◆ Task details
Every entry, from the first line to the last, should be output exactly.

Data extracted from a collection
===============
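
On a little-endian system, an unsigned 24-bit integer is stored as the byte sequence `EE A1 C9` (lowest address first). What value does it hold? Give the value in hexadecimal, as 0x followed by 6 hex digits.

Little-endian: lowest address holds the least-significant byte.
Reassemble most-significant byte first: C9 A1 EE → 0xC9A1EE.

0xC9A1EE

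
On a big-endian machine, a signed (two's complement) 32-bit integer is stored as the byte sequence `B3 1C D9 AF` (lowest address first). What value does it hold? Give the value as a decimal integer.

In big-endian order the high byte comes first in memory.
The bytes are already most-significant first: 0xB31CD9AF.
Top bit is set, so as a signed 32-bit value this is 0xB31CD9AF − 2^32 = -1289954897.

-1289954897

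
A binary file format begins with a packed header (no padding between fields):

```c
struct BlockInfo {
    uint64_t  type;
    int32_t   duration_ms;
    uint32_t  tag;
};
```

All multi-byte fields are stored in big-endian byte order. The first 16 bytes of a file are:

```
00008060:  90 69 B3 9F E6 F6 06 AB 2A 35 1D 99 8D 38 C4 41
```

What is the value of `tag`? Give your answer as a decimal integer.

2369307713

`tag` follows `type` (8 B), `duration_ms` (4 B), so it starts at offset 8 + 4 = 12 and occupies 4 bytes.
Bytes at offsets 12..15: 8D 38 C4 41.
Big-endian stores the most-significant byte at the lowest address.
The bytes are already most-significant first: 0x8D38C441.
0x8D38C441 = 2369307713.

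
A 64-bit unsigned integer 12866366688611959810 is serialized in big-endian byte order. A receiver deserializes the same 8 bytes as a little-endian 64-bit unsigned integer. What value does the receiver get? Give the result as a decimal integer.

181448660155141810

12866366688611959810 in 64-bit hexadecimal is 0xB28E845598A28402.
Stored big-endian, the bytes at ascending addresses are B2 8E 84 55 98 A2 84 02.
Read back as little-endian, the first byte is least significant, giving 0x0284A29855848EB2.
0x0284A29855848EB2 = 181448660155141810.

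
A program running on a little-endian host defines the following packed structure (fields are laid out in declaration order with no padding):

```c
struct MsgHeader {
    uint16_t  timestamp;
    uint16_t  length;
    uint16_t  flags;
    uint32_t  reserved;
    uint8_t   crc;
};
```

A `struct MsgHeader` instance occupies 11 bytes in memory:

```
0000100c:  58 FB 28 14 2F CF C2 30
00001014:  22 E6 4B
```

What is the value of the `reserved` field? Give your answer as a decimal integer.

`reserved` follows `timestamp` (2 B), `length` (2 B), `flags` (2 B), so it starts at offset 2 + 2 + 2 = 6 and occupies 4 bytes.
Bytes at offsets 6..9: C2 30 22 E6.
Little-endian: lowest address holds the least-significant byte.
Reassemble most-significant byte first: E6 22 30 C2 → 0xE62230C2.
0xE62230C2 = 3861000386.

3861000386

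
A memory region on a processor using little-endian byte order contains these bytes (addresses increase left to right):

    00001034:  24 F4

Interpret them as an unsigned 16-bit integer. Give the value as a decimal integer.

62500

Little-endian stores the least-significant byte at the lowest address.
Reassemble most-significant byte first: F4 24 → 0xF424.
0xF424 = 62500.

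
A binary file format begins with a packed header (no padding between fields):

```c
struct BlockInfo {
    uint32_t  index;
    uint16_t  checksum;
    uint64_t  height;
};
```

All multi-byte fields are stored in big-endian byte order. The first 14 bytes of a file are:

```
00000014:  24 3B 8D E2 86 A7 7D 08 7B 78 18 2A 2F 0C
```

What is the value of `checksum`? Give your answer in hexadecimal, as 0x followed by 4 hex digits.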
===============
◆ Exercise response
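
On a little-endian system, an unsigned 24-bit integer is stored as the byte sequence `EE A1 C9` (lowest address first). What value does it hold? Give the value in hexadecimal, as 0x followed by 6 hex digits.

Little-endian: lowest address holds the least-significant byte.
Reassemble most-significant byte first: C9 A1 EE → 0xC9A1EE.

0xC9A1EE

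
On a big-endian machine, a signed (two's complement) 32-bit integer is stored as the byte sequence `B3 1C D9 AF` (lowest address first). What value does it hold? Give the value as a decimal integer.

In big-endian order the high byte comes first in memory.
The bytes are already most-significant first: 0xB31CD9AF.
Top bit is set, so as a signed 32-bit value this is 0xB31CD9AF − 2^32 = -1289954897.

-1289954897

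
A binary file format begins with a packed header (no padding between fields):

```c
struct BlockInfo {
    uint64_t  type;
    int32_t   duration_ms;
    uint32_t  tag;
};
```

All multi-byte fields are stored in big-endian byte order. The first 16 bytes of a file are:

```
00008060:  90 69 B3 9F E6 F6 06 AB 2A 35 1D 99 8D 38 C4 41
```

What is the value of `tag`? Give your answer as a decimal integer.

2369307713

`tag` follows `type` (8 B), `duration_ms` (4 B), so it starts at offset 8 + 4 = 12 and occupies 4 bytes.
Bytes at offsets 12..15: 8D 38 C4 41.
Big-endian stores the most-significant byte at the lowest address.
The bytes are already most-significant first: 0x8D38C441.
0x8D38C441 = 2369307713.

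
A 64-bit unsigned integer 12866366688611959810 is serialized in big-endian byte order. A receiver deserializes the same 8 bytes as a little-endian 64-bit unsigned integer. What value does the receiver get? Give the result as a decimal integer.

181448660155141810

12866366688611959810 in 64-bit hexadecimal is 0xB28E845598A28402.
Stored big-endian, the bytes at ascending addresses are B2 8E 84 55 98 A2 84 02.
Read back as little-endian, the first byte is least significant, giving 0x0284A29855848EB2.
0x0284A29855848EB2 = 181448660155141810.

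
A program running on a little-endian host defines the following packed structure (fields are laid out in declaration order with no padding):

```c
struct MsgHeader {
    uint16_t  timestamp;
    uint16_t  length;
    uint16_t  flags;
    uint32_t  reserved;
    uint8_t   crc;
};
```

A `struct MsgHeader` instance occupies 11 bytes in memory:

```
0000100c:  58 FB 28 14 2F CF C2 30
00001014:  22 E6 4B
```

What is the value of the `reserved` field? Give your answer as a decimal integer.

`reserved` follows `timestamp` (2 B), `length` (2 B), `flags` (2 B), so it starts at offset 2 + 2 + 2 = 6 and occupies 4 bytes.
Bytes at offsets 6..9: C2 30 22 E6.
Little-endian: lowest address holds the least-significant byte.
Reassemble most-significant byte first: E6 22 30 C2 → 0xE62230C2.
0xE62230C2 = 3861000386.

3861000386

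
A memory region on a processor using little-endian byte order contains these bytes (addresses increase left to right):

    00001034:  24 F4

Interpret them as an unsigned 16-bit integer. Give the value as a decimal integer.

62500

Little-endian stores the least-significant byte at the lowest address.
Reassemble most-significant byte first: F4 24 → 0xF424.
0xF424 = 62500.

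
A binary file format begins with a packed header (no padding between fields):

```c
struct BlockInfo {
    uint32_t  index;
    uint16_t  checksum;
    uint64_t  height;
};
```

All multi-byte fields are stored in big-endian byte order. The first 14 bytes of a file are:

```
00000014:  24 3B 8D E2 86 A7 7D 08 7B 78 18 2A 2F 0C
```

What is the value of `checksum`? Give your answer in hexadecimal, as 0x followed by 4 hex digits.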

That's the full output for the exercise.